**What needs to be done:** The expected output is exactly the lines below, starting at the line with "Answer: -1536658/89 ≈ -17266." and ending at the line with "Answer: -1355333536236043/104646 ≈", both included; no other line belongs in it.

**Supplied information:**
====
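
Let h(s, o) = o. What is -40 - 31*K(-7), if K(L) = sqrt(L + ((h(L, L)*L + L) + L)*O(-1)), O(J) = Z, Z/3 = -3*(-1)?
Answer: -40 - 62*sqrt(77) ≈ -584.05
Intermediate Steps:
Z = 9 (Z = 3*(-3*(-1)) = 3*3 = 9)
O(J) = 9
K(L) = sqrt(9*L**2 + 19*L) (K(L) = sqrt(L + ((L*L + L) + L)*9) = sqrt(L + ((L**2 + L) + L)*9) = sqrt(L + ((L + L**2) + L)*9) = sqrt(L + (L**2 + 2*L)*9) = sqrt(L + (9*L**2 + 18*L)) = sqrt(9*L**2 + 19*L))
-40 - 31*K(-7) = -40 - 31*2*sqrt(77) = -40 - 62*sqrt(77)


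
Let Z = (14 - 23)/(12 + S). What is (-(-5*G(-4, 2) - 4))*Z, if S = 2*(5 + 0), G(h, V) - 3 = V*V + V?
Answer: -441/22 ≈ -20.045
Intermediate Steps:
G(h, V) = 3 + V + V² (G(h, V) = 3 + (V*V + V) = 3 + (V² + V) = 3 + (V + V²) = 3 + V + V²)
S = 10 (S = 2*5 = 10)
Z = -9/22 (Z = (14 - 23)/(12 + 10) = -9/22 ≈ -0.40909)
(-(-5*G(-4, 2) - 4))*Z = -(-5*(3 + 2 + 2²) - 4)*(-9/22) = -(-5*(3 + 2 + 4) - 4)*(-9/22) = -(-5*9 - 4)*(-9/22) = -(-45 - 4)*(-9/22) = -1*(-49)*(-9/22) = 49*(-9/22) = -441/22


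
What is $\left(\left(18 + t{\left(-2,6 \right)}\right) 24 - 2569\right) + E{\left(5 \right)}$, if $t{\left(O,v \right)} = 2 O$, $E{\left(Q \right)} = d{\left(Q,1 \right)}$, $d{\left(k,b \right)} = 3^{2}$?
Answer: $-2224$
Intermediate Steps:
$d{\left(k,b \right)} = 9$
$E{\left(Q \right)} = 9$
$\left(\left(18 + t{\left(-2,6 \right)}\right) 24 - 2569\right) + E{\left(5 \right)} = \left(\left(18 + 2 \left(-2\right)\right) 24 - 2569\right) + 9 = \left(\left(18 - 4\right) 24 - 2569\right) + 9 = \left(14 \cdot 24 - 2569\right) + 9 = \left(336 - 2569\right) + 9 = -2233 + 9 = -2224$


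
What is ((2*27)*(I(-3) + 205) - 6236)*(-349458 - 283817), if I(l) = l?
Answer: -2958660800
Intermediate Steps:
((2*27)*(I(-3) + 205) - 6236)*(-349458 - 283817) = ((2*27)*(-3 + 205) - 6236)*(-349458 - 283817) = (54*202 - 6236)*(-633275) = (10908 - 6236)*(-633275) = 4672*(-633275) = -2958660800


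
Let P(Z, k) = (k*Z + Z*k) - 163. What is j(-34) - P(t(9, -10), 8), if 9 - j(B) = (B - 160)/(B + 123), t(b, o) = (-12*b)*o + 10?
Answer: -1536658/89 ≈ -17266.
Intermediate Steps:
t(b, o) = 10 - 12*b*o (t(b, o) = -12*b*o + 10 = 10 - 12*b*o)
P(Z, k) = -163 + 2*Z*k (P(Z, k) = (Z*k + Z*k) - 163 = 2*Z*k - 163 = -163 + 2*Z*k)
j(B) = 9 - (-160 + B)/(123 + B) (j(B) = 9 - (B - 160)/(B + 123) = 9 - (-160 + B)/(123 + B))
j(-34) - P(t(9, -10), 8) = (1267 + 8*(-34))/(123 - 34) - (-163 + 2*(10 - 12*9*(-10))*8) = (1267 - 272)/89 - (-163 + 2*(10 + 1080)*8) = (1/89)*995 - (-163 + 2*1090*8) = 995/89 - (-163 + 17440) = 995/89 - 1*17277 = 995/89 - 17277 = -1536658/89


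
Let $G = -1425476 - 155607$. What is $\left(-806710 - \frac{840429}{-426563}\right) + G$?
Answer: $- \frac{1018543305030}{426563} \approx -2.3878 \cdot 10^{6}$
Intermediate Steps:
$G = -1581083$
$\left(-806710 - \frac{840429}{-426563}\right) + G = \left(-806710 - \frac{840429}{-426563}\right) - 1581083 = \left(-806710 - - \frac{840429}{426563}\right) - 1581083 = \left(-806710 + \frac{840429}{426563}\right) - 1581083 = - \frac{344111797301}{426563} - 1581083 = - \frac{1018543305030}{426563}$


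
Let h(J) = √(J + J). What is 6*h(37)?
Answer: 6*√74 ≈ 51.614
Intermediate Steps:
h(J) = √2*√J (h(J) = √(2*J) = √2*√J)
6*h(37) = 6*(√2*√37) = 6*√74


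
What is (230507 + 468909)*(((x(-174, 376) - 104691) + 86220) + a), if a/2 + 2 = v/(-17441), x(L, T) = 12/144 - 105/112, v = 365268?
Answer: -1355333536236043/104646 ≈ -1.2952e+10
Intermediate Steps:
x(L, T) = -41/48 (x(L, T) = 12*(1/144) - 105*1/112 = 1/12 - 15/16 = -41/48)
a = -800300/17441 (a = -4 + 2*(365268/(-17441)) = -4 + 2*(365268*(-1/17441)) = -4 + 2*(-365268/17441) = -4 - 730536/17441 = -800300/17441 ≈ -45.886)
(230507 + 468909)*(((x(-174, 376) - 104691) + 86220) + a) = (230507 + 468909)*(((-41/48 - 104691) + 86220) - 800300/17441) = 699416*((-5025209/48 + 86220) - 800300/17441) = 699416*(-886649/48 - 800300/17441) = 699416*(-15502459609/837168) = -1355333536236043/104646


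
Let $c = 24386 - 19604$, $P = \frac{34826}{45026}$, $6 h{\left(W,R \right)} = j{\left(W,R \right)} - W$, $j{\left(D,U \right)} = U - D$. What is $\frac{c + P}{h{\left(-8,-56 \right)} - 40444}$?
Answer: $- \frac{323023737}{2731997576} \approx -0.11824$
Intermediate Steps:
$h{\left(W,R \right)} = - \frac{W}{3} + \frac{R}{6}$ ($h{\left(W,R \right)} = \frac{\left(R - W\right) - W}{6} = \frac{R - 2 W}{6} = - \frac{W}{3} + \frac{R}{6}$)
$P = \frac{17413}{22513}$ ($P = 34826 \cdot \frac{1}{45026} = \frac{17413}{22513} \approx 0.77346$)
$c = 4782$
$\frac{c + P}{h{\left(-8,-56 \right)} - 40444} = \frac{4782 + \frac{17413}{22513}}{\left(\left(- \frac{1}{3}\right) \left(-8\right) + \frac{1}{6} \left(-56\right)\right) - 40444} = \frac{107674579}{22513 \left(\left(\frac{8}{3} - \frac{28}{3}\right) - 40444\right)} = \frac{107674579}{22513 \left(- \frac{20}{3} - 40444\right)} = \frac{107674579}{22513 \left(- \frac{121352}{3}\right)} = \frac{107674579}{22513} \left(- \frac{3}{121352}\right) = - \frac{323023737}{2731997576}$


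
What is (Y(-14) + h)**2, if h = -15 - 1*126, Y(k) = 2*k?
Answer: 28561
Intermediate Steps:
h = -141 (h = -15 - 126 = -141)
(Y(-14) + h)**2 = (2*(-14) - 141)**2 = (-28 - 141)**2 = (-169)**2 = 28561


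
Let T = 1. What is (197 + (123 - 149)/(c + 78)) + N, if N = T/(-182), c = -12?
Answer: 1180783/6006 ≈ 196.60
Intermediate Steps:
N = -1/182 (N = 1/(-182) = 1*(-1/182) = -1/182 ≈ -0.0054945)
(197 + (123 - 149)/(c + 78)) + N = (197 + (123 - 149)/(-12 + 78)) - 1/182 = (197 - 26/66) - 1/182 = (197 - 26*1/66) - 1/182 = (197 - 13/33) - 1/182 = 6488/33 - 1/182 = 1180783/6006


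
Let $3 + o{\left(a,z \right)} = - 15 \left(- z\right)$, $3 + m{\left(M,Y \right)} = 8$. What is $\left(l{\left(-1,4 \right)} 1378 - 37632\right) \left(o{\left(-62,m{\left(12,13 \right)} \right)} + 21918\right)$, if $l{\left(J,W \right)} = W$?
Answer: $-706318800$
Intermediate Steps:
$m{\left(M,Y \right)} = 5$ ($m{\left(M,Y \right)} = -3 + 8 = 5$)
$o{\left(a,z \right)} = -3 + 15 z$ ($o{\left(a,z \right)} = -3 - 15 \left(- z\right) = -3 + 15 z$)
$\left(l{\left(-1,4 \right)} 1378 - 37632\right) \left(o{\left(-62,m{\left(12,13 \right)} \right)} + 21918\right) = \left(4 \cdot 1378 - 37632\right) \left(\left(-3 + 15 \cdot 5\right) + 21918\right) = \left(5512 - 37632\right) \left(\left(-3 + 75\right) + 21918\right) = - 32120 \left(72 + 21918\right) = \left(-32120\right) 21990 = -706318800$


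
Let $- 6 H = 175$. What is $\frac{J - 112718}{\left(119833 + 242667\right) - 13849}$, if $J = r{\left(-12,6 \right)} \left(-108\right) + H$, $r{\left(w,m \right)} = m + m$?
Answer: $- \frac{684259}{2091906} \approx -0.3271$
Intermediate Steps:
$H = - \frac{175}{6}$ ($H = \left(- \frac{1}{6}\right) 175 = - \frac{175}{6} \approx -29.167$)
$r{\left(w,m \right)} = 2 m$
$J = - \frac{7951}{6}$ ($J = 2 \cdot 6 \left(-108\right) - \frac{175}{6} = 12 \left(-108\right) - \frac{175}{6} = -1296 - \frac{175}{6} = - \frac{7951}{6} \approx -1325.2$)
$\frac{J - 112718}{\left(119833 + 242667\right) - 13849} = \frac{- \frac{7951}{6} - 112718}{\left(119833 + 242667\right) - 13849} = - \frac{684259}{6 \left(362500 - 13849\right)} = - \frac{684259}{6 \cdot 348651} = \left(- \frac{684259}{6}\right) \frac{1}{348651} = - \frac{684259}{2091906}$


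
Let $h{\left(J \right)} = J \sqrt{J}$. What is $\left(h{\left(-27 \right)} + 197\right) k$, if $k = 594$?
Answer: $117018 - 48114 i \sqrt{3} \approx 1.1702 \cdot 10^{5} - 83336.0 i$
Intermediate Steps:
$h{\left(J \right)} = J^{\frac{3}{2}}$
$\left(h{\left(-27 \right)} + 197\right) k = \left(\left(-27\right)^{\frac{3}{2}} + 197\right) 594 = \left(- 81 i \sqrt{3} + 197\right) 594 = \left(197 - 81 i \sqrt{3}\right) 594 = 117018 - 48114 i \sqrt{3}$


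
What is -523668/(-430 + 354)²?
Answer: -130917/1444 ≈ -90.663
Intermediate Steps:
-523668/(-430 + 354)² = -523668/((-76)²) = -523668/5776 = -523668*1/5776 = -130917/1444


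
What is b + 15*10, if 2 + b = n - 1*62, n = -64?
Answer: 22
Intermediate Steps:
b = -128 (b = -2 + (-64 - 1*62) = -2 + (-64 - 62) = -2 - 126 = -128)
b + 15*10 = -128 + 15*10 = -128 + 150 = 22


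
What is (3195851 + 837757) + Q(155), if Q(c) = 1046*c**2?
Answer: 29163758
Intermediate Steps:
(3195851 + 837757) + Q(155) = (3195851 + 837757) + 1046*155**2 = 4033608 + 1046*24025 = 4033608 + 25130150 = 29163758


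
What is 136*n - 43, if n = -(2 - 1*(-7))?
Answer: -1267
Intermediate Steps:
n = -9 (n = -(2 + 7) = -1*9 = -9)
136*n - 43 = 136*(-9) - 43 = -1224 - 43 = -1267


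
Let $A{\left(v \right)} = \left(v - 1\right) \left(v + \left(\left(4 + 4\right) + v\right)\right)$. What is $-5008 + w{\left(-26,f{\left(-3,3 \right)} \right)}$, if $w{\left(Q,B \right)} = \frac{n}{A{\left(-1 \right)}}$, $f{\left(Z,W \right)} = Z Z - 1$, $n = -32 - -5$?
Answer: $- \frac{20023}{4} \approx -5005.8$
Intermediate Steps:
$n = -27$ ($n = -32 + 5 = -27$)
$A{\left(v \right)} = \left(-1 + v\right) \left(8 + 2 v\right)$ ($A{\left(v \right)} = \left(-1 + v\right) \left(v + \left(8 + v\right)\right) = \left(-1 + v\right) \left(8 + 2 v\right)$)
$f{\left(Z,W \right)} = -1 + Z^{2}$ ($f{\left(Z,W \right)} = Z^{2} - 1 = -1 + Z^{2}$)
$w{\left(Q,B \right)} = \frac{9}{4}$ ($w{\left(Q,B \right)} = - \frac{27}{-8 + 2 \left(-1\right)^{2} + 6 \left(-1\right)} = - \frac{27}{-8 + 2 \cdot 1 - 6} = - \frac{27}{-8 + 2 - 6} = - \frac{27}{-12} = \left(-27\right) \left(- \frac{1}{12}\right) = \frac{9}{4}$)
$-5008 + w{\left(-26,f{\left(-3,3 \right)} \right)} = -5008 + \frac{9}{4} = - \frac{20023}{4}$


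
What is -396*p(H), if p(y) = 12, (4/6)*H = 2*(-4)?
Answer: -4752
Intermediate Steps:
H = -12 (H = 3*(2*(-4))/2 = (3/2)*(-8) = -12)
-396*p(H) = -396*12 = -4752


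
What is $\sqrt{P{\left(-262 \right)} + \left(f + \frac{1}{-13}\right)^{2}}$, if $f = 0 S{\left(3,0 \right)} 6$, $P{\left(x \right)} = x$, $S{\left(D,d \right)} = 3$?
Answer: $\frac{i \sqrt{44277}}{13} \approx 16.186 i$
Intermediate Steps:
$f = 0$ ($f = 0 \cdot 3 \cdot 6 = 0 \cdot 6 = 0$)
$\sqrt{P{\left(-262 \right)} + \left(f + \frac{1}{-13}\right)^{2}} = \sqrt{-262 + \left(0 + \frac{1}{-13}\right)^{2}} = \sqrt{-262 + \left(0 - \frac{1}{13}\right)^{2}} = \sqrt{-262 + \left(- \frac{1}{13}\right)^{2}} = \sqrt{-262 + \frac{1}{169}} = \sqrt{- \frac{44277}{169}} = \frac{i \sqrt{44277}}{13}$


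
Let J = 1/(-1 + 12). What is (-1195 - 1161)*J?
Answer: -2356/11 ≈ -214.18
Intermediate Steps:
J = 1/11 ≈ 0.090909
(-1195 - 1161)*J = (-1195 - 1161)*(1/11) = -2356*1/11 = -2356/11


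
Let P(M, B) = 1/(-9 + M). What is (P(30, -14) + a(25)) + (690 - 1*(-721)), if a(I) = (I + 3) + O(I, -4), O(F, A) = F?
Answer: 30745/21 ≈ 1464.0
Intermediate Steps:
a(I) = 3 + 2*I (a(I) = (I + 3) + I = (3 + I) + I = 3 + 2*I)
(P(30, -14) + a(25)) + (690 - 1*(-721)) = (1/(-9 + 30) + (3 + 2*25)) + (690 - 1*(-721)) = (1/21 + (3 + 50)) + (690 + 721) = (1/21 + 53) + 1411 = 1114/21 + 1411 = 30745/21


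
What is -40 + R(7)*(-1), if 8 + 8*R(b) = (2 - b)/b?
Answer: -2179/56 ≈ -38.911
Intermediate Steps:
R(b) = -1 + (2 - b)/(8*b) (R(b) = -1 + ((2 - b)/b)/8 = -1 + (2 - b)/(8*b))
-40 + R(7)*(-1) = -40 + ((⅛)*(2 - 9*7)/7)*(-1) = -40 + ((⅛)*(⅐)*(2 - 63))*(-1) = -40 + ((⅛)*(⅐)*(-61))*(-1) = -40 - 61/56*(-1) = -40 + 61/56 = -2179/56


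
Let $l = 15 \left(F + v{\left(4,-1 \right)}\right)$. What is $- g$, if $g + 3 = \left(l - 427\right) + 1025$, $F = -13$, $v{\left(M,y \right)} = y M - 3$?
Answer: $-295$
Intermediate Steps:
$v{\left(M,y \right)} = -3 + M y$ ($v{\left(M,y \right)} = M y - 3 = -3 + M y$)
$l = -300$ ($l = 15 \left(-13 + \left(-3 + 4 \left(-1\right)\right)\right) = 15 \left(-13 - 7\right) = 15 \left(-20\right) = -300$)
$g = 295$ ($g = -3 + \left(\left(-300 - 427\right) + 1025\right) = -3 + \left(-727 + 1025\right) = -3 + 298 = 295$)
$- g = \left(-1\right) 295 = -295$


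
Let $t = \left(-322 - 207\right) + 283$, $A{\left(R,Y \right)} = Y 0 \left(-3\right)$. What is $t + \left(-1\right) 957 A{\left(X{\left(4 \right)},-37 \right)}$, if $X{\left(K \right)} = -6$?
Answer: $-246$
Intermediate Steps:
$A{\left(R,Y \right)} = 0$ ($A{\left(R,Y \right)} = 0 \left(-3\right) = 0$)
$t = -246$ ($t = -529 + 283 = -246$)
$t + \left(-1\right) 957 A{\left(X{\left(4 \right)},-37 \right)} = -246 + \left(-1\right) 957 \cdot 0 = -246 - 0 = -246 + 0 = -246$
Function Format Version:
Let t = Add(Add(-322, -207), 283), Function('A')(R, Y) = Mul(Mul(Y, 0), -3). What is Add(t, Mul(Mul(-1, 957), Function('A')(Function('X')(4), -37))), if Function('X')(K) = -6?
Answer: -246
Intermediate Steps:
Function('A')(R, Y) = 0 (Function('A')(R, Y) = Mul(0, -3) = 0)
t = -246 (t = Add(-529, 283) = -246)
Add(t, Mul(Mul(-1, 957), Function('A')(Function('X')(4), -37))) = Add(-246, Mul(Mul(-1, 957), 0)) = Add(-246, Mul(-957, 0)) = Add(-246, 0) = -246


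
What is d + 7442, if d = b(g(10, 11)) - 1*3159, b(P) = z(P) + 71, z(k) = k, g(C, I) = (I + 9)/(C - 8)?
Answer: 4364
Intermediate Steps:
g(C, I) = (9 + I)/(-8 + C)
b(P) = 71 + P (b(P) = P + 71 = 71 + P)
d = -3078 (d = (71 + (9 + 11)/(-8 + 10)) - 1*3159 = (71 + 20/2) - 3159 = (71 + (½)*20) - 3159 = (71 + 10) - 3159 = 81 - 3159 = -3078)
d + 7442 = -3078 + 7442 = 4364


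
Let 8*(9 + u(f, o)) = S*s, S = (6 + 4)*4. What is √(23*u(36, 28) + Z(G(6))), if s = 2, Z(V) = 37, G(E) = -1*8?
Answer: 2*√15 ≈ 7.7460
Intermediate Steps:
G(E) = -8
S = 40 (S = 10*4 = 40)
u(f, o) = 1 (u(f, o) = -9 + (40*2)/8 = -9 + (⅛)*80 = -9 + 10 = 1)
√(23*u(36, 28) + Z(G(6))) = √(23*1 + 37) = √(23 + 37) = √60 = 2*√15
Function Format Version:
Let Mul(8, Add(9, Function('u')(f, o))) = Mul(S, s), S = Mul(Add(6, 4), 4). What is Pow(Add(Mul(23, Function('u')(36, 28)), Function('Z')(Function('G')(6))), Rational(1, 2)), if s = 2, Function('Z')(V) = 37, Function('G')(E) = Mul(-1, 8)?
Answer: Mul(2, Pow(15, Rational(1, 2))) ≈ 7.7460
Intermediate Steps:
Function('G')(E) = -8
S = 40 (S = Mul(10, 4) = 40)
Function('u')(f, o) = 1 (Function('u')(f, o) = Add(-9, Mul(Rational(1, 8), Mul(40, 2))) = Add(-9, Mul(Rational(1, 8), 80)) = Add(-9, 10) = 1)
Pow(Add(Mul(23, Function('u')(36, 28)), Function('Z')(Function('G')(6))), Rational(1, 2)) = Pow(Add(Mul(23, 1), 37), Rational(1, 2)) = Pow(Add(23, 37), Rational(1, 2)) = Pow(60, Rational(1, 2)) = Mul(2, Pow(15, Rational(1, 2)))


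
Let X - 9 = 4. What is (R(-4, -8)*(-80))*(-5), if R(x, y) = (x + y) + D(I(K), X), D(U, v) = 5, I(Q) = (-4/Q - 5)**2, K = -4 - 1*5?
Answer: -2800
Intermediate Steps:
K = -9 (K = -4 - 5 = -9)
I(Q) = (-5 - 4/Q)**2
X = 13 (X = 9 + 4 = 13)
R(x, y) = 5 + x + y (R(x, y) = (x + y) + 5 = 5 + x + y)
(R(-4, -8)*(-80))*(-5) = ((5 - 4 - 8)*(-80))*(-5) = -7*(-80)*(-5) = 560*(-5) = -2800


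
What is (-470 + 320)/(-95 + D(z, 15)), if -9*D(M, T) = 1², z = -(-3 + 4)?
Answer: 675/428 ≈ 1.5771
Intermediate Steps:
z = -1 (z = -1*1 = -1)
D(M, T) = -⅑ (D(M, T) = -⅑*1² = -⅑*1 = -⅑)
(-470 + 320)/(-95 + D(z, 15)) = (-470 + 320)/(-95 - ⅑) = -150/(-856/9) = -150*(-9/856) = 675/428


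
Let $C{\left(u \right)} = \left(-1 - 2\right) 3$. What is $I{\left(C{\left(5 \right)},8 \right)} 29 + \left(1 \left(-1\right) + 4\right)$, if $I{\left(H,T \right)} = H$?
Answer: $-258$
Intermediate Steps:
$C{\left(u \right)} = -9$ ($C{\left(u \right)} = \left(-3\right) 3 = -9$)
$I{\left(C{\left(5 \right)},8 \right)} 29 + \left(1 \left(-1\right) + 4\right) = \left(-9\right) 29 + \left(1 \left(-1\right) + 4\right) = -261 + \left(-1 + 4\right) = -261 + 3 = -258$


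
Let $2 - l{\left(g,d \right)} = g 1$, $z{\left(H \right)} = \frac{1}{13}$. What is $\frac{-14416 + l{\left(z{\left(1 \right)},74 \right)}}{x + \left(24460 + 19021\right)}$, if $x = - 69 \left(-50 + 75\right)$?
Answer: $- \frac{187383}{542828} \approx -0.3452$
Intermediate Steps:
$z{\left(H \right)} = \frac{1}{13}$
$l{\left(g,d \right)} = 2 - g$ ($l{\left(g,d \right)} = 2 - g 1 = 2 - g$)
$x = -1725$ ($x = \left(-69\right) 25 = -1725$)
$\frac{-14416 + l{\left(z{\left(1 \right)},74 \right)}}{x + \left(24460 + 19021\right)} = \frac{-14416 + \left(2 - \frac{1}{13}\right)}{-1725 + \left(24460 + 19021\right)} = \frac{-14416 + \left(2 - \frac{1}{13}\right)}{-1725 + 43481} = \frac{-14416 + \frac{25}{13}}{41756} = \left(- \frac{187383}{13}\right) \frac{1}{41756} = - \frac{187383}{542828}$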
====
**Output of the exercise:**
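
Answer: -1536658/89 ≈ -17266.
Intermediate Steps:
t(b, o) = 10 - 12*b*o (t(b, o) = -12*b*o + 10 = 10 - 12*b*o)
P(Z, k) = -163 + 2*Z*k (P(Z, k) = (Z*k + Z*k) - 163 = 2*Z*k - 163 = -163 + 2*Z*k)
j(B) = 9 - (-160 + B)/(123 + B) (j(B) = 9 - (B - 160)/(B + 123) = 9 - (-160 + B)/(123 + B))
j(-34) - P(t(9, -10), 8) = (1267 + 8*(-34))/(123 - 34) - (-163 + 2*(10 - 12*9*(-10))*8) = (1267 - 272)/89 - (-163 + 2*(10 + 1080)*8) = (1/89)*995 - (-163 + 2*1090*8) = 995/89 - (-163 + 17440) = 995/89 - 1*17277 = 995/89 - 17277 = -1536658/89


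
Let $G = -1425476 - 155607$. What is $\left(-806710 - \frac{840429}{-426563}\right) + G$?
Answer: $- \frac{1018543305030}{426563} \approx -2.3878 \cdot 10^{6}$
Intermediate Steps:
$G = -1581083$
$\left(-806710 - \frac{840429}{-426563}\right) + G = \left(-806710 - \frac{840429}{-426563}\right) - 1581083 = \left(-806710 - - \frac{840429}{426563}\right) - 1581083 = \left(-806710 + \frac{840429}{426563}\right) - 1581083 = - \frac{344111797301}{426563} - 1581083 = - \frac{1018543305030}{426563}$


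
Let h(J) = √(J + J). What is 6*h(37)?
Answer: 6*√74 ≈ 51.614
Intermediate Steps:
h(J) = √2*√J (h(J) = √(2*J) = √2*√J)
6*h(37) = 6*(√2*√37) = 6*√74


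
What is (230507 + 468909)*(((x(-174, 376) - 104691) + 86220) + a), if a/2 + 2 = v/(-17441), x(L, T) = 12/144 - 105/112, v = 365268?
Answer: -1355333536236043/104646 ≈ -1.2952e+10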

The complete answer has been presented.